* [What the task requires]
Write out the lines starting at the one that holds "A lintel CD" and ending with the final line of the data, exactly and with no others.

[Saved entries]
###
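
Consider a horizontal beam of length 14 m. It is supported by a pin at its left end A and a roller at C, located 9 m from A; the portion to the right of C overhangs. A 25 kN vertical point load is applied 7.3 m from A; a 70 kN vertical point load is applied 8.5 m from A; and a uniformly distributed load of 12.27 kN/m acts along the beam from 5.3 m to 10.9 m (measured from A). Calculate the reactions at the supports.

Resultant of the distributed load: 12.27 × 5.6 = 68.712 kN at 8.1 m from A.
Moments about A: C_y·9 − 25·7.3 − 70·8.5 − (12.27·5.6)·8.1 = 0 → C_y = 1334.0672/9 = 148.23 ≈ 148.2 kN.
ΣF_y = 0: A_y + 148.23 − 25 − 70 − 12.27·5.6 = 0 → A_y = 15.48 kN.
ΣF_x = 0: no horizontal applied forces, so A_x = 0.

A_x = 0, A_y = 15.48 kN, C_y = 148.2 kN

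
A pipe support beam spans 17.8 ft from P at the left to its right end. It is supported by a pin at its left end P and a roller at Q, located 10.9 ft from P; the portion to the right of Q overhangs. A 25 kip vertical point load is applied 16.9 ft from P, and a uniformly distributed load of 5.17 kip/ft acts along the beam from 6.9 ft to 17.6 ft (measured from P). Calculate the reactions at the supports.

P_x = 0, P_y = -20.61 kip, Q_y = 100.9 kip

Resultant of the distributed load: 5.17 × 10.7 = 55.319 kip at 12.25 ft from P.
ΣM about P: Q_y·10.9 − 25·16.9 − (5.17·10.7)·12.25 = 0 → Q_y = 1100.15775/10.9 = 100.932 ≈ 100.9 kip.
ΣF_y = 0: P_y + 100.932 − 25 − 5.17·10.7 = 0 → P_y = -20.61 kip.
ΣF_x = 0: no horizontal applied forces, so P_x = 0.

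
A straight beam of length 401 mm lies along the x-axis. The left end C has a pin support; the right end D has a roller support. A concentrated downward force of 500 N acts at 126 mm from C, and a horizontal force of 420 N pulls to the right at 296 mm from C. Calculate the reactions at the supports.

Taking moments about C: D_y·401 − 500·126 = 0 → D_y = 63000/401 = 157.107 ≈ 157.1 N.
ΣF_y = 0: C_y + 157.107 − 500 = 0 → C_y = 342.9 N.
ΣF_x = 0: C_x + 420 = 0 → C_x = -420.0 N.

C_x = -420.0 N, C_y = 342.9 N, D_y = 157.1 N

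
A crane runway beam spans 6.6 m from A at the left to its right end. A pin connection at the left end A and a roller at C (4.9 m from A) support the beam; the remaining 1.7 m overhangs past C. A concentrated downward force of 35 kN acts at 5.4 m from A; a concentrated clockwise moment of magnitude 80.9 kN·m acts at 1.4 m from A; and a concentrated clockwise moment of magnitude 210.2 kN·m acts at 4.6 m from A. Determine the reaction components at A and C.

A_x = 0, A_y = -62.98 kN, C_y = 97.98 kN

Taking moments about A: C_y·4.9 − 35·5.4 − 80.9 − 210.2 = 0 → C_y = 480.1/4.9 = 97.9796 ≈ 97.98 kN.
ΣF_y = 0: A_y + 97.9796 − 35 = 0 → A_y = -62.98 kN.
ΣF_x = 0: no horizontal applied forces, so A_x = 0.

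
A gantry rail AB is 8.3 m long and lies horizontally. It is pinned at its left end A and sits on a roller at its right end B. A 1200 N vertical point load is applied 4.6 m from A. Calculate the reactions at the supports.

Moments about A: B_y·8.3 − 1200·4.6 = 0 → B_y = 5520/8.3 = 665.06 ≈ 665.1 N.
ΣF_y = 0: A_y + 665.06 − 1200 = 0 → A_y = 534.9 N.
ΣF_x = 0: no horizontal applied forces, so A_x = 0.

A_x = 0, A_y = 534.9 N, B_y = 665.1 N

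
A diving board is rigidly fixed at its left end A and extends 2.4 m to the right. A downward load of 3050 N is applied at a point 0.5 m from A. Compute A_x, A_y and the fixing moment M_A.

A_x = 0, A_y = 3050 N, M_A = 1525 N·m

ΣF_x = 0: A_x = 0.
ΣF_y = 0: A_y − 3050 = 0 → A_y = 3050 N.
ΣM about A: M_A − 3050·0.5 = 0 → M_A = 1525 N·m.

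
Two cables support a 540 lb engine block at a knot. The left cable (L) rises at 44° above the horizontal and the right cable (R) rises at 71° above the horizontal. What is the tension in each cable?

ΣF_x = 0: −T_L·cos44° + T_R·cos71° = 0 → T_R = 2.20949·T_L.
ΣF_y = 0: T_L·sin44° + T_R·sin71° = 540.
Substitute: T_L·(0.694658 + 2.20949·0.945519) = 540 → T_L = 193.981 ≈ 194.0 lb.
Then T_R = 2.20949 × 193.981 = 428.6 lb.

T_L = 194.0 lb, T_R = 428.6 lb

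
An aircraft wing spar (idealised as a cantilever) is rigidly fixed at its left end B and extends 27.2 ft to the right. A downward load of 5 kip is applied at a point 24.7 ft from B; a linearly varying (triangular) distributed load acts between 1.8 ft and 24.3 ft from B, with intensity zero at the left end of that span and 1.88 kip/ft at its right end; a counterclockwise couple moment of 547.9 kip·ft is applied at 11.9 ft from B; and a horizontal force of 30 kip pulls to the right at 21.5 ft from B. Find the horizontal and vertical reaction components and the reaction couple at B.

Resultant of the triangular load: ½ × 1.88 × 22.5 = 21.15 kip, acting at 16.8 ft from B (one-third of the span from the peak).
ΣF_x = 0: B_x + 30 = 0 → B_x = -30.00 kip.
ΣF_y = 0: B_y − 5 − ½·1.88·22.5 = 0 → B_y = 26.15 kip.
ΣM about B: M_B − 5·24.7 − (½·1.88·22.5)·16.8 + 547.9 = 0 → M_B = -69.08 kip·ft.

B_x = -30.00 kip, B_y = 26.15 kip, M_B = -69.08 kip·ft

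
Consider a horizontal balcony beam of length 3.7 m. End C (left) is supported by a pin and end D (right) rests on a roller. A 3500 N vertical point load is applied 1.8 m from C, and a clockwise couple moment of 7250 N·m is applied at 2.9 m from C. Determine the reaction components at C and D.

C_x = 0, C_y = -162.2 N, D_y = 3662 N

ΣM about C: D_y·3.7 − 3500·1.8 − 7250 = 0 → D_y = 13550/3.7 = 3662.16 ≈ 3662 N.
ΣF_y = 0: C_y + 3662.16 − 3500 = 0 → C_y = -162.2 N.
ΣF_x = 0: no horizontal applied forces, so C_x = 0.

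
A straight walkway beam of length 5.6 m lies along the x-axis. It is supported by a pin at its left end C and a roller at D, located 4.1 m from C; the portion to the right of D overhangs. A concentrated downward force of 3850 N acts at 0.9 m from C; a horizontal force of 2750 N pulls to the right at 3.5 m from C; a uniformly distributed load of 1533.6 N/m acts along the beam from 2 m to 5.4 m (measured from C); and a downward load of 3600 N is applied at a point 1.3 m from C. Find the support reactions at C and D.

Resultant of the distributed load: 1533.6 × 3.4 = 5214.24 N at 3.7 m from C.
ΣM about C: D_y·4.1 − 3850·0.9 − (1533.6·3.4)·3.7 − 3600·1.3 = 0 → D_y = 27437.688/4.1 = 6692.12 ≈ 6692 N.
ΣF_y = 0: C_y + 6692.12 − 3850 − 1533.6·3.4 − 3600 = 0 → C_y = 5972 N.
ΣF_x = 0: C_x + 2750 = 0 → C_x = -2750 N.

C_x = -2750 N, C_y = 5972 N, D_y = 6692 N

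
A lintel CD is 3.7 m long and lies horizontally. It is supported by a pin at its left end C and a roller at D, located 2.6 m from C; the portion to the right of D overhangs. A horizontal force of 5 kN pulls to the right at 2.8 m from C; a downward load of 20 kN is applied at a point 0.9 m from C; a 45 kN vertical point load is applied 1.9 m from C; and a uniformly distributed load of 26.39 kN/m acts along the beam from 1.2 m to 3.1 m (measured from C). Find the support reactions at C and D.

Resultant of the distributed load: 26.39 × 1.9 = 50.141 kN at 2.15 m from C.
Taking moments about C: D_y·2.6 − 20·0.9 − 45·1.9 − (26.39·1.9)·2.15 = 0 → D_y = 211.30315/2.6 = 81.2704 ≈ 81.27 kN.
ΣF_y = 0: C_y + 81.2704 − 20 − 45 − 26.39·1.9 = 0 → C_y = 33.87 kN.
ΣF_x = 0: C_x + 5 = 0 → C_x = -5.000 kN.

C_x = -5.000 kN, C_y = 33.87 kN, D_y = 81.27 kN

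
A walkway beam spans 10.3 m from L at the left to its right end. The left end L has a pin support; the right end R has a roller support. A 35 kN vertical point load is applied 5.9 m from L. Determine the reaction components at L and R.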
###
* [Exercise response]
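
A lintel CD is 3.7 m long and lies horizontally. It is supported by a pin at its left end C and a roller at D, located 2.6 m from C; the portion to the right of D overhangs. A horizontal force of 5 kN pulls to the right at 2.8 m from C; a downward load of 20 kN is applied at a point 0.9 m from C; a 45 kN vertical point load is applied 1.9 m from C; and a uniformly distributed load of 26.39 kN/m acts along the beam from 1.2 m to 3.1 m (measured from C). Find the support reactions at C and D.

Resultant of the distributed load: 26.39 × 1.9 = 50.141 kN at 2.15 m from C.
Taking moments about C: D_y·2.6 − 20·0.9 − 45·1.9 − (26.39·1.9)·2.15 = 0 → D_y = 211.30315/2.6 = 81.2704 ≈ 81.27 kN.
ΣF_y = 0: C_y + 81.2704 − 20 − 45 − 26.39·1.9 = 0 → C_y = 33.87 kN.
ΣF_x = 0: C_x + 5 = 0 → C_x = -5.000 kN.

C_x = -5.000 kN, C_y = 33.87 kN, D_y = 81.27 kN

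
A walkway beam spans 10.3 m from L at the left to its right end. The left end L has a pin support; the right end R has a roller support. A 35 kN vertical point load is applied 5.9 m from L. Determine the reaction components at L and R.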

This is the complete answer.